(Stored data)
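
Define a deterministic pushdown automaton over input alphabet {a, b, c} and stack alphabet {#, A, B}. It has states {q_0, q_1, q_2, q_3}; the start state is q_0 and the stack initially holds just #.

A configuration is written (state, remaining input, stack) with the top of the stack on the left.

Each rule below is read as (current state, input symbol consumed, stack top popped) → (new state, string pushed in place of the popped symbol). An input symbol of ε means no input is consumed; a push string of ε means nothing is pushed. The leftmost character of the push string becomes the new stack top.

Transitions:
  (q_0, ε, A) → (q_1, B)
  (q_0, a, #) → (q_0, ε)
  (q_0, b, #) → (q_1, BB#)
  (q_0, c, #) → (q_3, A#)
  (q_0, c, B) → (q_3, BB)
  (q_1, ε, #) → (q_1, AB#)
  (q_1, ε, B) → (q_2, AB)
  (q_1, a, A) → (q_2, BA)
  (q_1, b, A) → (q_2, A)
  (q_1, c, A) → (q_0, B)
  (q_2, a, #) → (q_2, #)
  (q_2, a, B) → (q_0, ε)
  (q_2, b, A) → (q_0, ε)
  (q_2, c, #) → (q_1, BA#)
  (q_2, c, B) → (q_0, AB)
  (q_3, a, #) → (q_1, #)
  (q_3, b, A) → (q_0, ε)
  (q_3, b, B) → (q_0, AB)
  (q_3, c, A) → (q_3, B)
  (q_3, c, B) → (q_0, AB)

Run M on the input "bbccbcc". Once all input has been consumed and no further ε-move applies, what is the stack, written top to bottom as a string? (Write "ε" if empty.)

ABBBBBB#

(q_0, bbccbcc, #)
  read b, top #: go to q_1, push BB# → (q_1, bccbcc, BB#)
  ε-move, top B: go to q_2, push AB → (q_2, bccbcc, ABB#)
  read b, top A: go to q_0, push ε → (q_0, ccbcc, BB#)
  read c, top B: go to q_3, push BB → (q_3, cbcc, BBB#)
  read c, top B: go to q_0, push AB → (q_0, bcc, ABBB#)
  ε-move, top A: go to q_1, push B → (q_1, bcc, BBBB#)
  ε-move, top B: go to q_2, push AB → (q_2, bcc, ABBBB#)
  read b, top A: go to q_0, push ε → (q_0, cc, BBBB#)
  read c, top B: go to q_3, push BB → (q_3, c, BBBBB#)
  read c, top B: go to q_0, push AB → (q_0, ε, ABBBBB#)
  ε-move, top A: go to q_1, push B → (q_1, ε, BBBBBB#)
  ε-move, top B: go to q_2, push AB → (q_2, ε, ABBBBBB#)
All input consumed in state q_2 with stack ABBBBBB#.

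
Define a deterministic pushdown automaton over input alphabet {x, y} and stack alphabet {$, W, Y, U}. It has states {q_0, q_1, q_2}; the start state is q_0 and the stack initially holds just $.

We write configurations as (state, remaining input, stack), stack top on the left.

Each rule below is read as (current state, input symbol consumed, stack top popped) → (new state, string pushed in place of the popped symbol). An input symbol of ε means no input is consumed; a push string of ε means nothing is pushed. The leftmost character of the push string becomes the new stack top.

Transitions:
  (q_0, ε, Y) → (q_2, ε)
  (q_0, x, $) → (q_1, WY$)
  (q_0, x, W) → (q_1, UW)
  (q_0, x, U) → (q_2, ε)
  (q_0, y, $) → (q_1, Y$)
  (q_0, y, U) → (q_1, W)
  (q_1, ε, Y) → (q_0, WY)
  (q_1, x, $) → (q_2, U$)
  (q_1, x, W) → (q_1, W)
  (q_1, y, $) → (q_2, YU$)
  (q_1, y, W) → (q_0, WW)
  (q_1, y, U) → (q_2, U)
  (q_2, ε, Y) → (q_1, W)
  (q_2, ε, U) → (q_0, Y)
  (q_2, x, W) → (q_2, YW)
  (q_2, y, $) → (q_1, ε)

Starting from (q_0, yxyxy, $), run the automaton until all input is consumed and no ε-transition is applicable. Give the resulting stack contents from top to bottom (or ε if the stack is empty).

WWWY$

(q_0, yxyxy, $) ⊢ (q_1, xyxy, Y$) ⊢ (q_0, xyxy, WY$) ⊢ (q_1, yxy, UWY$) ⊢ (q_2, xy, UWY$) ⊢ (q_0, xy, YWY$) ⊢ (q_2, xy, WY$) ⊢ (q_2, y, YWY$) ⊢ (q_1, y, WWY$) ⊢ (q_0, ε, WWWY$)
All input consumed in state q_0 with stack WWWY$.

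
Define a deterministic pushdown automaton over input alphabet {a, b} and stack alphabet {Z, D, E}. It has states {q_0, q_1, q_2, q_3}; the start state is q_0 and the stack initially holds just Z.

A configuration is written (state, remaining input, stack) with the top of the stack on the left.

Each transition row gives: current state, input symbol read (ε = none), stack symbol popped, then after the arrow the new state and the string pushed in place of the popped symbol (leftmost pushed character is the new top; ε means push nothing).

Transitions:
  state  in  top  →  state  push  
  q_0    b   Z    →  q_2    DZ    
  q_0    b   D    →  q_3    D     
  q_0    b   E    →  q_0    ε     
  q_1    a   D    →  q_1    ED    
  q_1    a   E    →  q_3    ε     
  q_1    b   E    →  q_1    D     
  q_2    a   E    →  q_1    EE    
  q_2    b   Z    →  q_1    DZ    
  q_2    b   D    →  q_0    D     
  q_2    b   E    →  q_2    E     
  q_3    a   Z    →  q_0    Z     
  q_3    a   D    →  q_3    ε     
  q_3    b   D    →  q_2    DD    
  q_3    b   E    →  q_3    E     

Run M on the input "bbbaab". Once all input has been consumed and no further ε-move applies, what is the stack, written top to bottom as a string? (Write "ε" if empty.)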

Your goal — The expected response reproduces all of the data precisely.

Your response —
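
Define a deterministic pushdown automaton over input alphabet {a, b, c} and stack alphabet {#, A, B}. It has states {q_0, q_1, q_2, q_3}; the start state is q_0 and the stack initially holds just #.

A configuration is written (state, remaining input, stack) with the top of the stack on the left.

Each rule below is read as (current state, input symbol consumed, stack top popped) → (new state, string pushed in place of the popped symbol). An input symbol of ε means no input is consumed; a push string of ε means nothing is pushed. The leftmost character of the push string becomes the new stack top.

Transitions:
  (q_0, ε, A) → (q_1, B)
  (q_0, a, #) → (q_0, ε)
  (q_0, b, #) → (q_1, BB#)
  (q_0, c, #) → (q_3, A#)
  (q_0, c, B) → (q_3, BB)
  (q_1, ε, #) → (q_1, AB#)
  (q_1, ε, B) → (q_2, AB)
  (q_1, a, A) → (q_2, BA)
  (q_1, b, A) → (q_2, A)
  (q_1, c, A) → (q_0, B)
  (q_2, a, #) → (q_2, #)
  (q_2, a, B) → (q_0, ε)
  (q_2, b, A) → (q_0, ε)
  (q_2, c, #) → (q_1, BA#)
  (q_2, c, B) → (q_0, AB)
  (q_3, a, #) → (q_1, #)
  (q_3, b, A) → (q_0, ε)
  (q_3, b, B) → (q_0, AB)
  (q_3, c, A) → (q_3, B)
  (q_3, c, B) → (q_0, AB)

Run M on the input "bbccbcc". Once all input has been consumed and no further ε-move applies, what is the stack, written top to bottom as a string? (Write "ε" if empty.)

ABBBBBB#

(q_0, bbccbcc, #)
  read b, top #: go to q_1, push BB# → (q_1, bccbcc, BB#)
  ε-move, top B: go to q_2, push AB → (q_2, bccbcc, ABB#)
  read b, top A: go to q_0, push ε → (q_0, ccbcc, BB#)
  read c, top B: go to q_3, push BB → (q_3, cbcc, BBB#)
  read c, top B: go to q_0, push AB → (q_0, bcc, ABBB#)
  ε-move, top A: go to q_1, push B → (q_1, bcc, BBBB#)
  ε-move, top B: go to q_2, push AB → (q_2, bcc, ABBBB#)
  read b, top A: go to q_0, push ε → (q_0, cc, BBBB#)
  read c, top B: go to q_3, push BB → (q_3, c, BBBBB#)
  read c, top B: go to q_0, push AB → (q_0, ε, ABBBBB#)
  ε-move, top A: go to q_1, push B → (q_1, ε, BBBBBB#)
  ε-move, top B: go to q_2, push AB → (q_2, ε, ABBBBBB#)
All input consumed in state q_2 with stack ABBBBBB#.

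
Define a deterministic pushdown automaton over input alphabet {x, y} and stack alphabet {$, W, Y, U}. It has states {q_0, q_1, q_2}; the start state is q_0 and the stack initially holds just $.

We write configurations as (state, remaining input, stack), stack top on the left.

Each rule below is read as (current state, input symbol consumed, stack top popped) → (new state, string pushed in place of the popped symbol). An input symbol of ε means no input is consumed; a push string of ε means nothing is pushed. The leftmost character of the push string becomes the new stack top.

Transitions:
  (q_0, ε, Y) → (q_2, ε)
  (q_0, x, $) → (q_1, WY$)
  (q_0, x, W) → (q_1, UW)
  (q_0, x, U) → (q_2, ε)
  (q_0, y, $) → (q_1, Y$)
  (q_0, y, U) → (q_1, W)
  (q_1, ε, Y) → (q_0, WY)
  (q_1, x, $) → (q_2, U$)
  (q_1, x, W) → (q_1, W)
  (q_1, y, $) → (q_2, YU$)
  (q_1, y, W) → (q_0, WW)
  (q_1, y, U) → (q_2, U)
  (q_2, ε, Y) → (q_1, W)
  (q_2, ε, U) → (q_0, Y)
  (q_2, x, W) → (q_2, YW)
  (q_2, y, $) → (q_1, ε)

Starting from (q_0, yxyxy, $), run the automaton until all input is consumed and no ε-transition is applicable. Give the resulting stack contents from top to bottom (or ε if the stack is empty).

WWWY$

(q_0, yxyxy, $) ⊢ (q_1, xyxy, Y$) ⊢ (q_0, xyxy, WY$) ⊢ (q_1, yxy, UWY$) ⊢ (q_2, xy, UWY$) ⊢ (q_0, xy, YWY$) ⊢ (q_2, xy, WY$) ⊢ (q_2, y, YWY$) ⊢ (q_1, y, WWY$) ⊢ (q_0, ε, WWWY$)
All input consumed in state q_0 with stack WWWY$.

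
Define a deterministic pushdown automaton over input alphabet {a, b} and stack alphabet {Z, D, E}. It has states {q_0, q_1, q_2, q_3}; the start state is q_0 and the stack initially holds just Z.

A configuration is written (state, remaining input, stack) with the top of the stack on the left.

Each transition row gives: current state, input symbol read (ε = none), stack symbol popped, then after the arrow the new state and the string pushed in place of the popped symbol (leftmost pushed character is the new top; ε means push nothing).

Transitions:
  state  in  top  →  state  push  
  q_0    b   Z    →  q_2    DZ    
  q_0    b   D    →  q_3    D     
  q_0    b   E    →  q_0    ε     
  q_1    a   D    →  q_1    ED    
  q_1    a   E    →  q_3    ε     
  q_1    b   E    →  q_1    D     
  q_2    a   E    →  q_1    EE    
  q_2    b   Z    →  q_1    DZ    
  q_2    b   D    →  q_0    D     
  q_2    b   E    →  q_2    E     
  q_3    a   Z    →  q_0    Z     
  q_3    a   D    →  q_3    ε     
  q_3    b   D    →  q_2    DD    
  q_3    b   E    →  q_3    E     

Run M on the input "bbbaab". Once all input has been consumed and no further ε-move applies, what is the stack, written top to bottom as a string? (Write "ε" if empty.)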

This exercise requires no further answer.